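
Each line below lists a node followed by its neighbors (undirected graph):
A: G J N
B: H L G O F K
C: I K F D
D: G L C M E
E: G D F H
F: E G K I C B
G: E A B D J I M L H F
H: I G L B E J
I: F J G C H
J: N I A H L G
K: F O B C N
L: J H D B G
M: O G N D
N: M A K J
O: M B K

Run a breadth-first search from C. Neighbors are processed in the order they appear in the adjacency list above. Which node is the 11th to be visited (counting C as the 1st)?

N

Visit C; enqueue I, K, F, D → queue [I, K, F, D]
Visit I; enqueue J, G, H → queue [K, F, D, J, G, H]
Visit K; enqueue O, B, N → queue [F, D, J, G, H, O, B, N]
Visit F; enqueue E → queue [D, J, G, H, O, B, N, E]
Visit D; enqueue L, M → queue [J, G, H, O, B, N, E, L, M]
Visit J; enqueue A → queue [G, H, O, B, N, E, L, M, A]
Visit G → queue [H, O, B, N, E, L, M, A]
Visit H → queue [O, B, N, E, L, M, A]
Visit O → queue [B, N, E, L, M, A]
Visit B → queue [N, E, L, M, A]
Visit N → queue [E, L, M, A]
Visit E → queue [L, M, A]
Visit L → queue [M, A]
Visit M → queue [A]
Visit A → queue []

Visit order: C, I, K, F, D, J, G, H, O, B, N, E, L, M, A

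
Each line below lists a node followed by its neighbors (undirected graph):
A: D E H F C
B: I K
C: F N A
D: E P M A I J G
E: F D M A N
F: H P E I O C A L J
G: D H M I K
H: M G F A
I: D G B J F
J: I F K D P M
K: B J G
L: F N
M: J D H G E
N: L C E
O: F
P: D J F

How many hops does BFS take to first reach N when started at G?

3

Level 0: G
Level 1: D, H, I, K, M
Level 2: A, B, E, F, J, P
Level 3: C, L, N, O
N first appears at level 3.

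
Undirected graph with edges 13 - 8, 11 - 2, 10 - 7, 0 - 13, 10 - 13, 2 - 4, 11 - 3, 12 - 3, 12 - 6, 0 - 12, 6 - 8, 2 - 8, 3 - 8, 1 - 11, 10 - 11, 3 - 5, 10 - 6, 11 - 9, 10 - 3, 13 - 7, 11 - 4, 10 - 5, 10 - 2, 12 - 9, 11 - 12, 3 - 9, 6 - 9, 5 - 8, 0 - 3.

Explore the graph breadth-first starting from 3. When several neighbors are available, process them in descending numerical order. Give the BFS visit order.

Visit 3; enqueue 12, 11, 10, 9, 8, 5, 0 → queue [12, 11, 10, 9, 8, 5, 0]
Visit 12; enqueue 6 → queue [11, 10, 9, 8, 5, 0, 6]
Visit 11; enqueue 4, 2, 1 → queue [10, 9, 8, 5, 0, 6, 4, 2, 1]
Visit 10; enqueue 13, 7 → queue [9, 8, 5, 0, 6, 4, 2, 1, 13, 7]
Visit 9 → queue [8, 5, 0, 6, 4, 2, 1, 13, 7]
Visit 8 → queue [5, 0, 6, 4, 2, 1, 13, 7]
Visit 5 → queue [0, 6, 4, 2, 1, 13, 7]
Visit 0 → queue [6, 4, 2, 1, 13, 7]
Visit 6 → queue [4, 2, 1, 13, 7]
Visit 4 → queue [2, 1, 13, 7]
Visit 2 → queue [1, 13, 7]
Visit 1 → queue [13, 7]
Visit 13 → queue [7]
Visit 7 → queue []

3 -> 12 -> 11 -> 10 -> 9 -> 8 -> 5 -> 0 -> 6 -> 4 -> 2 -> 1 -> 13 -> 7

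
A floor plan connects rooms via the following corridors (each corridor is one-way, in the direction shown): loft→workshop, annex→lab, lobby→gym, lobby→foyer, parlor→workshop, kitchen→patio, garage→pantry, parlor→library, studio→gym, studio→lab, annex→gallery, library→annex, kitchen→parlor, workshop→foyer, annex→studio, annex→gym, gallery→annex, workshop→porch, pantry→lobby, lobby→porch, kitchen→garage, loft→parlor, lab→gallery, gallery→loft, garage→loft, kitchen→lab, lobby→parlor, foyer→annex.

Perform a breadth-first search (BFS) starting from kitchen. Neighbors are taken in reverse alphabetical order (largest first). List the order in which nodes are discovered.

Visit kitchen; enqueue patio, parlor, lab, garage → queue [patio, parlor, lab, garage]
Visit patio → queue [parlor, lab, garage]
Visit parlor; enqueue workshop, library → queue [lab, garage, workshop, library]
Visit lab; enqueue gallery → queue [garage, workshop, library, gallery]
Visit garage; enqueue pantry, loft → queue [workshop, library, gallery, pantry, loft]
Visit workshop; enqueue porch, foyer → queue [library, gallery, pantry, loft, porch, foyer]
Visit library; enqueue annex → queue [gallery, pantry, loft, porch, foyer, annex]
Visit gallery → queue [pantry, loft, porch, foyer, annex]
Visit pantry; enqueue lobby → queue [loft, porch, foyer, annex, lobby]
Visit loft → queue [porch, foyer, annex, lobby]
Visit porch → queue [foyer, annex, lobby]
Visit foyer → queue [annex, lobby]
Visit annex; enqueue studio, gym → queue [lobby, studio, gym]
Visit lobby → queue [studio, gym]
Visit studio → queue [gym]
Visit gym → queue []

kitchen patio parlor lab garage workshop library gallery pantry loft porch foyer annex lobby studio gym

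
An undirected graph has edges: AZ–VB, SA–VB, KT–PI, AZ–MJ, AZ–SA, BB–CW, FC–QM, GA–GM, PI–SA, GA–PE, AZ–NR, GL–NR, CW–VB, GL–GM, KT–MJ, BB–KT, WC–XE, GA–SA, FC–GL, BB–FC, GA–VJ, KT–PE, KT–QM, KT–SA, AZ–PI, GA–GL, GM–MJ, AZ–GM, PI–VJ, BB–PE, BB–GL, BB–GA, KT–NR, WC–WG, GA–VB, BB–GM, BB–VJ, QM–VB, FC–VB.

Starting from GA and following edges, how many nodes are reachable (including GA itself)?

BFS from GA visits: GA, VJ, VB, SA, PE, GM, GL, BB, PI, QM, FC, CW, AZ, KT, MJ, NR
Reachable nodes: 16 of 19 total.

16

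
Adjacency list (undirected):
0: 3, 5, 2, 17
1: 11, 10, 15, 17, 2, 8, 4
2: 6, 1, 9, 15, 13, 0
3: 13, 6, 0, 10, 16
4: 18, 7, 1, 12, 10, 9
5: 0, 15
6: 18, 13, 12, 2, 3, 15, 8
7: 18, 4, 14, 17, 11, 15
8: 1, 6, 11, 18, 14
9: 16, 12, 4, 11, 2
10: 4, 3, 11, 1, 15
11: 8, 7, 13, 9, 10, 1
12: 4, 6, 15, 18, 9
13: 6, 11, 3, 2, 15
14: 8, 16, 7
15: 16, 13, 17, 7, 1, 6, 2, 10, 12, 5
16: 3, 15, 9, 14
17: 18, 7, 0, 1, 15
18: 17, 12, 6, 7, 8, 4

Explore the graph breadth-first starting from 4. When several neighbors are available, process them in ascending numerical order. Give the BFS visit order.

4 1 7 9 10 12 18 2 8 11 15 17 14 16 3 6 0 13 5

Visit 4; enqueue 1, 7, 9, 10, 12, 18 → queue [1, 7, 9, 10, 12, 18]
Visit 1; enqueue 2, 8, 11, 15, 17 → queue [7, 9, 10, 12, 18, 2, 8, 11, 15, 17]
Visit 7; enqueue 14 → queue [9, 10, 12, 18, 2, 8, 11, 15, 17, 14]
Visit 9; enqueue 16 → queue [10, 12, 18, 2, 8, 11, 15, 17, 14, 16]
Visit 10; enqueue 3 → queue [12, 18, 2, 8, 11, 15, 17, 14, 16, 3]
Visit 12; enqueue 6 → queue [18, 2, 8, 11, 15, 17, 14, 16, 3, 6]
Visit 18 → queue [2, 8, 11, 15, 17, 14, 16, 3, 6]
Visit 2; enqueue 0, 13 → queue [8, 11, 15, 17, 14, 16, 3, 6, 0, 13]
Visit 8 → queue [11, 15, 17, 14, 16, 3, 6, 0, 13]
Visit 11 → queue [15, 17, 14, 16, 3, 6, 0, 13]
Visit 15; enqueue 5 → queue [17, 14, 16, 3, 6, 0, 13, 5]
Visit 17 → queue [14, 16, 3, 6, 0, 13, 5]
Visit 14 → queue [16, 3, 6, 0, 13, 5]
Visit 16 → queue [3, 6, 0, 13, 5]
Visit 3 → queue [6, 0, 13, 5]
Visit 6 → queue [0, 13, 5]
Visit 0 → queue [13, 5]
Visit 13 → queue [5]
Visit 5 → queue []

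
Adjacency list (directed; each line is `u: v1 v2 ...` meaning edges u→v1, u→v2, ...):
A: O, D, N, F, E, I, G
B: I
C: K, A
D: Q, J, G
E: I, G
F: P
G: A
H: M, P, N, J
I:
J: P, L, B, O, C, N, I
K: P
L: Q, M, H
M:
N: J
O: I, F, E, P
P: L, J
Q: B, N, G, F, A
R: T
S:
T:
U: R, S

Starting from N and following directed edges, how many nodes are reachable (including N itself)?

17

BFS from N visits: N, J, P, L, B, O, C, I, Q, M, H, F, E, K, A, G, D
Reachable nodes: 17 of 21 total.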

### [The task]
In the entries, the line containing "J: P, L, B, O, C, N, I" and every line after it through the last are to be duplicated exactly, and no other line is to be included.

### [Solution to the exercise]
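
J: P, L, B, O, C, N, I
K: P
L: Q, M, H
M:
N: J
O: I, F, E, P
P: L, J
Q: B, N, G, F, A
R: T
S:
T:
U: R, S

Starting from N and following directed edges, how many nodes are reachable (including N itself)?

17

BFS from N visits: N, J, P, L, B, O, C, I, Q, M, H, F, E, K, A, G, D
Reachable nodes: 17 of 21 total.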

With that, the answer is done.